[Collected data entries]
════

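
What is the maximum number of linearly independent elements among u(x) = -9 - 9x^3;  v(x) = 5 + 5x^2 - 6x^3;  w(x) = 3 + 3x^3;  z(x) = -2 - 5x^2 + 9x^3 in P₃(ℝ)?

Pass to coordinate vectors with respect to the basis {1, x, …, x^3}.
Row-reduce the 4×4 matrix with these as rows.
There are 2 pivot columns, so rank = 2.

2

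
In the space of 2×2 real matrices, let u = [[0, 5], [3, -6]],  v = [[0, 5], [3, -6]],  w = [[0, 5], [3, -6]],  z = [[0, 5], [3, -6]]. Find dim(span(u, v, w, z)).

Pass to coordinate vectors with respect to the basis {E₁₁, E₁₂, E₂₁, E₂₂}.
Apply Gaussian elimination to the matrix whose rows are u, v, w, z.
Exactly 1 pivot survives; hence the rank is 1.

dim = 1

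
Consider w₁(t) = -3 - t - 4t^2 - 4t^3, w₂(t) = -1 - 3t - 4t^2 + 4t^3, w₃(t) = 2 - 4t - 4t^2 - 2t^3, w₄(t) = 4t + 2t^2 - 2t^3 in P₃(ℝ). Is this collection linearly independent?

Write each element as a coordinate vector in ℝ⁴ using {1, t, …, t^3}.
Row-reduce the matrix whose columns are w₁, w₂, w₃, w₄.
The reduction yields 4 nonzero rows, so the rank is 4.
Since rank = 4 (the number of vectors), the set is linearly independent.

linearly independent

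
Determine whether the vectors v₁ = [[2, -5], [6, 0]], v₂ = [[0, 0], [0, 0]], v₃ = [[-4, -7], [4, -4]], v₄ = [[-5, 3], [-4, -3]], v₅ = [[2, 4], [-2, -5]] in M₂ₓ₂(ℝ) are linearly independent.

Write each element as a coordinate vector in ℝ⁴ using {E₁₁, E₁₂, E₂₁, E₂₂}.
There are 5 vectors in a 4-dimensional space, so they cannot be linearly independent.

linearly dependent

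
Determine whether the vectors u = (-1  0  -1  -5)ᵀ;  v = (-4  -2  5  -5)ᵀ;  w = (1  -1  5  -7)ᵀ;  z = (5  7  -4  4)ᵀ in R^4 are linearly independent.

The matrix [u|v|w|z] has determinant 846.
A nonzero determinant means the columns are linearly independent.

linearly independent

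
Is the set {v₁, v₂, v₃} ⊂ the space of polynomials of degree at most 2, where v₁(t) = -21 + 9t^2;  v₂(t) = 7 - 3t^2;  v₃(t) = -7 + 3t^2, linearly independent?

Write each element as a coordinate vector in ℝ³ using {1, t, t^2}.
The matrix [v₁|v₂|v₃] has determinant 0.
A zero determinant means the columns are linearly dependent.

linearly dependent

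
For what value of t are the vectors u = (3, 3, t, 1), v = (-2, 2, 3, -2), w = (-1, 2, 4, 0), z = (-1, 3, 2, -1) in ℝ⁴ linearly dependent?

t = -15/2

Dependence holds iff the 4×4 matrix [u v w z] is singular.
Expanding, det = 4*t + 30.
Setting this to zero gives t = -15/2.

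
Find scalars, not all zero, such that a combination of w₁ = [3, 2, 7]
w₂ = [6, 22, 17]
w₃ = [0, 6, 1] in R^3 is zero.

2w₁ - w₂ + 3w₃ = 0

Set up α₁w₁ + … + α₃w₃ = 0 and solve the homogeneous system.
One solution (up to scaling) is (2, -1, 3).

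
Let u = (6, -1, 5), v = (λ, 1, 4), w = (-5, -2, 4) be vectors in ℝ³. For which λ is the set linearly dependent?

λ = 39/2

The vectors are dependent exactly when the determinant of the matrix with rows u, v, w vanishes.
Expanding, det = 117 - 6*λ.
Setting this to zero gives λ = 39/2.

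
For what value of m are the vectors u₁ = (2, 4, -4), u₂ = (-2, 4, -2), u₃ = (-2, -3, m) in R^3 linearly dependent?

Dependence holds iff the 3×3 matrix [u₁ u₂ u₃] is singular.
Expanding, det = 16*m - 52.
This vanishes exactly when m = 13/4.

m = 13/4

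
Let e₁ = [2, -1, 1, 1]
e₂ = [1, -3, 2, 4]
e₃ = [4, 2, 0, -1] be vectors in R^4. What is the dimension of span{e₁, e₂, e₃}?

dim = 3

Put the 4×3 matrix [e₁|e₂|e₃] into echelon form.
There are 3 pivot columns, so rank = 3.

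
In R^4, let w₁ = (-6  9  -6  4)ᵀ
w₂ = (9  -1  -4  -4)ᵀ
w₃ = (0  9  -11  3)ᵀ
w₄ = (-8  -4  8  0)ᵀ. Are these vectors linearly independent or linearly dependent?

The matrix [w₁|w₂|w₃|w₄] has determinant -416.
A nonzero determinant means the columns are linearly independent.

linearly independent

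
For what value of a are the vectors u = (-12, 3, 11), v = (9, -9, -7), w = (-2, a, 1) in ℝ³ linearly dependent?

a = 5

Dependence holds iff the 3×3 matrix [u v w] is singular.
Expanding, det = 15*a - 75.
Solving 15*a - 75 = 0 yields a = 5.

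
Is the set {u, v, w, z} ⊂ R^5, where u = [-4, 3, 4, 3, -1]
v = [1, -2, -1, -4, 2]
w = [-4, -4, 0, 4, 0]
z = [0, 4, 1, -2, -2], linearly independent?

linearly independent

Row-reduce the matrix whose columns are u, v, w, z.
The reduction yields 4 nonzero rows, so the rank is 4.
Since rank = 4 (the number of vectors), the set is linearly independent.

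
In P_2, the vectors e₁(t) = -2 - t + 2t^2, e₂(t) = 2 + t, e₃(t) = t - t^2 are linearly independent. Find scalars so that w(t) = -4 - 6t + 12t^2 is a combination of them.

Take coordinate vectors relative to {1, t, t^2}.
Set up the augmented matrix [e₁ | e₂ | e₃ | w] and row-reduce.
Back-substitution yields (c₁, c₂, c₃) = (4, 2, -4).

w = 4e₁ + 2e₂ - 4e₃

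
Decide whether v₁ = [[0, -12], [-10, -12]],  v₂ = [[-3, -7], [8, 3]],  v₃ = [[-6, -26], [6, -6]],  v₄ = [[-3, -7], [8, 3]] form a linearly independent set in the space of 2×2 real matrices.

Take coordinates with respect to the standard basis {E₁₁, E₁₂, E₂₁, E₂₂}.
Form the 4×4 matrix with these as columns; its determinant is 0.
A zero determinant means the columns are linearly dependent.

linearly dependent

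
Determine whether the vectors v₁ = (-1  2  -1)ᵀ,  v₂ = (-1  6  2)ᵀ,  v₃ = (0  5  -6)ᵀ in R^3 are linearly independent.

Place the vectors as rows of a 3×3 matrix and reduce to echelon form.
The reduction yields 3 nonzero rows, so the rank is 3.
Since rank = 3 (the number of vectors), the set is linearly independent.

linearly independent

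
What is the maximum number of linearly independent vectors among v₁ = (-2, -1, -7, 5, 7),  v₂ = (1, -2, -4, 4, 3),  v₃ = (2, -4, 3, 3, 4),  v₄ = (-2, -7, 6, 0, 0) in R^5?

4

Form the matrix with v₁, v₂, v₃, v₄ as columns and reduce.
Reduction leaves 4 leading entries, giving rank 4.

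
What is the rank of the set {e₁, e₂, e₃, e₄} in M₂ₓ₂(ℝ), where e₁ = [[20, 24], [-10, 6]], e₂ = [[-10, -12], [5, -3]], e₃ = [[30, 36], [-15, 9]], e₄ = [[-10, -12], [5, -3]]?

Use coordinates relative to {E₁₁, E₁₂, E₂₁, E₂₂}.
Apply Gaussian elimination to the matrix whose rows are e₁, e₂, e₃, e₄.
The echelon form has 1 nonzero row, so the rank is 1.

1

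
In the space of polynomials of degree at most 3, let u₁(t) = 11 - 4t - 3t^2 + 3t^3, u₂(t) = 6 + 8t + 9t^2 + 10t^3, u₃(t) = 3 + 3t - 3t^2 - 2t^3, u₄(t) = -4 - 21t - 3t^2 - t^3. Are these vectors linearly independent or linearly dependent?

Take coordinates with respect to the standard basis {1, t, …, t^3}.
Place the vectors as rows of a 4×4 matrix and reduce to echelon form.
The reduction yields 3 nonzero rows, so the rank is 3.
Since rank 3 < 4, the set is linearly dependent.
Indeed u₁ - u₂ - 3u₃ - u₄ = 0.

linearly dependent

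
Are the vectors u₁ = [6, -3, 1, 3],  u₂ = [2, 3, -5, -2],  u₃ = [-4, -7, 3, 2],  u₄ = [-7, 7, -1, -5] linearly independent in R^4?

linearly independent

Row-reduce the matrix whose columns are u₁, u₂, u₃, u₄.
The reduction yields 4 nonzero rows, so the rank is 4.
Since rank = 4 (the number of vectors), the set is linearly independent.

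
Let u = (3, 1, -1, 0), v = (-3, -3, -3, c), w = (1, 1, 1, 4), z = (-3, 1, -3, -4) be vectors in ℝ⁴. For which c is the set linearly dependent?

c = -12

Dependence holds iff the 4×4 matrix [u v w z] is singular.
Cofactor expansion gives det = -16*c - 192.
Solving -16*c - 192 = 0 yields c = -12.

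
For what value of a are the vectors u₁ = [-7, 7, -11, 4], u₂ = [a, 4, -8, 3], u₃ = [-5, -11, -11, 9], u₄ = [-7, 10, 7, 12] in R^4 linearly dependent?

a = -34/7

Place the vectors as rows of a 4×4 matrix; dependence ⇔ determinant zero.
Cofactor expansion gives det = 3675*a + 17850.
This vanishes exactly when a = -34/7.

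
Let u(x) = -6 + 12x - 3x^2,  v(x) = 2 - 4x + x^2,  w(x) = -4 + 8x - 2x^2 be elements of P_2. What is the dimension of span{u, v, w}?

Represent each element by its coordinate vector in ℝ³.
Apply Gaussian elimination to the matrix whose rows are u, v, w.
Exactly 1 pivot survives; hence the rank is 1.

dim = 1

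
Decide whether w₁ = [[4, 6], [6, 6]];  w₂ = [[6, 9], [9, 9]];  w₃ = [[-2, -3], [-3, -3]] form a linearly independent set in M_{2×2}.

linearly dependent

Write each element as a coordinate vector in ℝ⁴ using {E₁₁, E₁₂, E₂₁, E₂₂}.
Place the vectors as rows of a 3×4 matrix and reduce to echelon form.
The reduction yields 1 nonzero row, so the rank is 1.
Since rank 1 < 3, the set is linearly dependent.
Indeed 3w₁ - 2w₂ = 0.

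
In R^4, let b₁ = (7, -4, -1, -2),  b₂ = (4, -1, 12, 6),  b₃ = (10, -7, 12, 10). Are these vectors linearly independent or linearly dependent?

linearly independent

Place the vectors as rows of a 3×4 matrix and reduce to echelon form.
The reduction yields 3 nonzero rows, so the rank is 3.
Since rank = 3 (the number of vectors), the set is linearly independent.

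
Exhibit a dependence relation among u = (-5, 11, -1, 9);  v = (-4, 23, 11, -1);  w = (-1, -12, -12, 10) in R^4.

Solve the homogeneous system with u, v, w as columns by row-reducing the coefficient matrix.
The free variable yields coefficients (1, -1, -1) (any nonzero multiple also works).

u - v - w = 0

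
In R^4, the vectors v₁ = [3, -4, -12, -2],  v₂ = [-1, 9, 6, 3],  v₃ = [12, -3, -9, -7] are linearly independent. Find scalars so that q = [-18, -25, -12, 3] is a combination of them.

q = v₁ - 3v₂ - 2v₃

Write q = a₁v₁ + … + a₃v₃ and equate components.
Back-substitution yields (a₁, a₂, a₃) = (1, -3, -2).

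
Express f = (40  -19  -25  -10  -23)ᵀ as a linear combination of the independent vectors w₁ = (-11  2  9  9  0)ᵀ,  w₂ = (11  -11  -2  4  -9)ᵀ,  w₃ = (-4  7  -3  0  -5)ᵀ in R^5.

f = -2w₁ + 2w₂ + w₃

Solve the system with w₁, w₂, w₃ as columns and f as the right-hand side.
Back-substitution yields (a₁, a₂, a₃) = (-2, 2, 1).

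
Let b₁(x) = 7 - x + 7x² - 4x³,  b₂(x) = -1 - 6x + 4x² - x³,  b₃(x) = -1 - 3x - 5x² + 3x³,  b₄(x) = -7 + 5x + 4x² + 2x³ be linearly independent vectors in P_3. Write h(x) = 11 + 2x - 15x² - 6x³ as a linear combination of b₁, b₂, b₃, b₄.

h = -2b₁ - b₂ - 3b₃ - 3b₄

Identify each element with its coordinate vector in ℝ⁴ via {1, x, …, x³}.
Solve the system with b₁, b₂, b₃, b₄ as columns and h as the right-hand side.
Row-reducing the augmented matrix gives the unique coefficients (a₁, …, a₄) = (-2, -1, -3, -3).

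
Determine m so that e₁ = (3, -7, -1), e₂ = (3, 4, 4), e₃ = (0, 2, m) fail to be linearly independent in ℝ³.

m = 10/11

Place the vectors as rows of a 3×3 matrix; dependence ⇔ determinant zero.
Cofactor expansion gives det = 33*m - 30.
Solving 33*m - 30 = 0 yields m = 10/11.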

════

YOUR GOAL |
Exactly the lines from the one containing "Determine m so" through the final line of the records must appear in your reply, and no others.

ANSWER SECTION |
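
Determine m so that e₁ = (3, -7, -1), e₂ = (3, 4, 4), e₃ = (0, 2, m) fail to be linearly independent in ℝ³.

m = 10/11

Place the vectors as rows of a 3×3 matrix; dependence ⇔ determinant zero.
Cofactor expansion gives det = 33*m - 30.
Solving 33*m - 30 = 0 yields m = 10/11.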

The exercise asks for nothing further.